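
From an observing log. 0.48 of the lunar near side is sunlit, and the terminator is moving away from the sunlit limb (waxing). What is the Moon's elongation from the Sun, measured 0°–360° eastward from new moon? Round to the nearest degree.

88°

Invert f = (1 − cos θ)/2 to get cos θ = 1 − 2(0.48) = 0.040, hence θ₀ = arccos 0.040 = 87.7°.
Before full moon the principal value applies: θ = 87.7°.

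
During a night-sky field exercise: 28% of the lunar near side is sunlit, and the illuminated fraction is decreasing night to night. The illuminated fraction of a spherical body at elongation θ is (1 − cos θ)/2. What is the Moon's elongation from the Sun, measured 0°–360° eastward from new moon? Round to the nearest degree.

296°

cos θ = 1 − 2f = 0.440, giving a principal value of 63.9°.
Waning ⇒ past full, so θ = 360° − 63.9° = 296.1°.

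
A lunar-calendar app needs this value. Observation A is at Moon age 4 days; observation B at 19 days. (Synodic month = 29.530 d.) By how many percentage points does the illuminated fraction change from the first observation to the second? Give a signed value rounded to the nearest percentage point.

θ₁ = 360° × 4/29.530 = 48.8°, f₁ = (1 − cos θ₁)/2 = 0.170.
θ₂ = 360° × 19/29.530 = 231.6°, f₂ = (1 − cos θ₂)/2 = 0.810.
Change = f₂ − f₁ = +0.640 → +64 percentage points.

+64 pp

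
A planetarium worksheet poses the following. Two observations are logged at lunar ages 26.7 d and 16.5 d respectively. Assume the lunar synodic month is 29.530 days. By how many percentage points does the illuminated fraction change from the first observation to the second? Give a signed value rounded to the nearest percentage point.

First observation: θ = 360°·26.7/29.530 = 325.5°, so f = 0.088.
Second observation: θ = 201.2°, f = 0.966.
Δf = 0.966 − 0.088 = +0.878, i.e. +88 pp.

+88 percentage points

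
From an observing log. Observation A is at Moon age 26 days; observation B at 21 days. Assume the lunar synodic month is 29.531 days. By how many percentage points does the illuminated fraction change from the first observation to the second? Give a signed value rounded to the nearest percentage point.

+49 percentage points

θ₁ = 360° × 26/29.531 = 317.0°, f₁ = (1 − cos θ₁)/2 = 0.135.
θ₂ = 360° × 21/29.531 = 256.0°, f₂ = (1 − cos θ₂)/2 = 0.621.
Change = f₂ − f₁ = +0.486 → +49 percentage points.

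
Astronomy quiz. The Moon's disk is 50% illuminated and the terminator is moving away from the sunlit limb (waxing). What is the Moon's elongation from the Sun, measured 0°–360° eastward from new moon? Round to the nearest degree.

90°

Invert f = (1 − cos θ)/2 to get cos θ = 1 − 2(0.50) = 0.000, hence θ₀ = arccos 0.000 = 90.0°.
Before full moon the principal value applies: θ = 90.0°.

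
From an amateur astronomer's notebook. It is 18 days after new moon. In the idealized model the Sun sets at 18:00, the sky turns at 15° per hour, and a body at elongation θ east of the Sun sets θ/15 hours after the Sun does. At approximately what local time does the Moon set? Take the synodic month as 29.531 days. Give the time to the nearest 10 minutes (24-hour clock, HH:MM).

08:40

Phase angle: θ = 360°·(18 d)/(29.531 d) = 219.4°.
The Moon trails the Sun by θ/15 = 219.4/15 ≈ 14.63 hours.
18:00 + 14.629 h ≈ 08:38 → 08:40 to the nearest ten minutes.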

====

* [Exercise]:
Retype the complete listing exactly.

* [Solution]:
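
From an observing log. 0.48 of the lunar near side is sunlit, and the terminator is moving away from the sunlit limb (waxing). What is the Moon's elongation from the Sun, measured 0°–360° eastward from new moon? Round to the nearest degree.

88°

Invert f = (1 − cos θ)/2 to get cos θ = 1 − 2(0.48) = 0.040, hence θ₀ = arccos 0.040 = 87.7°.
Before full moon the principal value applies: θ = 87.7°.

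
During a night-sky field exercise: 28% of the lunar near side is sunlit, and the illuminated fraction is decreasing night to night. The illuminated fraction of a spherical body at elongation θ is (1 − cos θ)/2. What is the Moon's elongation from the Sun, measured 0°–360° eastward from new moon? Round to the nearest degree.

296°

cos θ = 1 − 2f = 0.440, giving a principal value of 63.9°.
Waning ⇒ past full, so θ = 360° − 63.9° = 296.1°.

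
A lunar-calendar app needs this value. Observation A is at Moon age 4 days; observation B at 19 days. (Synodic month = 29.530 d.) By how many percentage points does the illuminated fraction change from the first observation to the second? Give a signed value rounded to the nearest percentage point.

θ₁ = 360° × 4/29.530 = 48.8°, f₁ = (1 − cos θ₁)/2 = 0.170.
θ₂ = 360° × 19/29.530 = 231.6°, f₂ = (1 − cos θ₂)/2 = 0.810.
Change = f₂ − f₁ = +0.640 → +64 percentage points.

+64 pp

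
A planetarium worksheet poses the following. Two observations are logged at lunar ages 26.7 d and 16.5 d respectively. Assume the lunar synodic month is 29.530 days. By how many percentage points does the illuminated fraction change from the first observation to the second? Give a signed value rounded to the nearest percentage point.

First observation: θ = 360°·26.7/29.530 = 325.5°, so f = 0.088.
Second observation: θ = 201.2°, f = 0.966.
Δf = 0.966 − 0.088 = +0.878, i.e. +88 pp.

+88 percentage points

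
From an observing log. Observation A is at Moon age 26 days; observation B at 21 days. Assume the lunar synodic month is 29.531 days. By how many percentage points does the illuminated fraction change from the first observation to the second? Give a signed value rounded to the nearest percentage point.

+49 percentage points

θ₁ = 360° × 26/29.531 = 317.0°, f₁ = (1 − cos θ₁)/2 = 0.135.
θ₂ = 360° × 21/29.531 = 256.0°, f₂ = (1 − cos θ₂)/2 = 0.621.
Change = f₂ − f₁ = +0.486 → +49 percentage points.

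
Astronomy quiz. The Moon's disk is 50% illuminated and the terminator is moving away from the sunlit limb (waxing). What is the Moon's elongation from the Sun, measured 0°–360° eastward from new moon? Round to the nearest degree.

90°

Invert f = (1 − cos θ)/2 to get cos θ = 1 − 2(0.50) = 0.000, hence θ₀ = arccos 0.000 = 90.0°.
Before full moon the principal value applies: θ = 90.0°.

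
From an amateur astronomer's notebook. It is 18 days after new moon. In the idealized model the Sun sets at 18:00, the sky turns at 15° per hour, and a body at elongation θ east of the Sun sets θ/15 hours after the Sun does. At approximately what local time does the Moon set? Take the synodic month as 29.531 days. Give the time to the nearest 10 minutes (24-hour clock, HH:MM).

08:40

Phase angle: θ = 360°·(18 d)/(29.531 d) = 219.4°.
The Moon trails the Sun by θ/15 = 219.4/15 ≈ 14.63 hours.
18:00 + 14.629 h ≈ 08:38 → 08:40 to the nearest ten minutes.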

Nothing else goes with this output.